- **Stored data**
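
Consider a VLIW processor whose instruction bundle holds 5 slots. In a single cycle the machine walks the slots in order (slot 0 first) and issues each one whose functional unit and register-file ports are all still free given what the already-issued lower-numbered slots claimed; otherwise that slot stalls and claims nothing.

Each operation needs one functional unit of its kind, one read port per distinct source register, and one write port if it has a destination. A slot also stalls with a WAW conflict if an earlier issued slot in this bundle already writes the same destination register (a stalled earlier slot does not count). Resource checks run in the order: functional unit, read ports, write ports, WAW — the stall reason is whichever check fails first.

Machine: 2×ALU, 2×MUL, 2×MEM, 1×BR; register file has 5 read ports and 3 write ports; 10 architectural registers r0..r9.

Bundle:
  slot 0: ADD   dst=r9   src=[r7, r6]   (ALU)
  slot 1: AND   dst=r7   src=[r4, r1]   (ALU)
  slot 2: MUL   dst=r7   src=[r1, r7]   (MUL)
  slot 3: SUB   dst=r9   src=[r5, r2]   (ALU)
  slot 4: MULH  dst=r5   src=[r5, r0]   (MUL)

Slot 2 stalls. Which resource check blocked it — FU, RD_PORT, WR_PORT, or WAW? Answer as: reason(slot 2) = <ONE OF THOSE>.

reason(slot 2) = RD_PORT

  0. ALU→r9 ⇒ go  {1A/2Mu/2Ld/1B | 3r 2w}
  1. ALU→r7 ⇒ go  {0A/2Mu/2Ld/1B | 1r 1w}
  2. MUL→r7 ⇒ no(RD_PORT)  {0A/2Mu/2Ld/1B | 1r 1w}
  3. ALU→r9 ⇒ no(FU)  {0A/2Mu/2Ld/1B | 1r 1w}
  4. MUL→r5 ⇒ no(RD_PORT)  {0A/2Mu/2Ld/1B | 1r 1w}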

- **Work request**
This exercise requires the lines of the entries containing the string "file".

- **The answer**
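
Consider a VLIW processor whose instruction bundle holds 5 slots. In a single cycle the machine walks the slots in order (slot 0 first) and issues each one whose functional unit and register-file ports are all still free given what the already-issued lower-numbered slots claimed; otherwise that slot stalls and claims nothing.
Machine: 2×ALU, 2×MUL, 2×MEM, 1×BR; register file has 5 read ports and 3 write ports; 10 architectural registers r0..r9.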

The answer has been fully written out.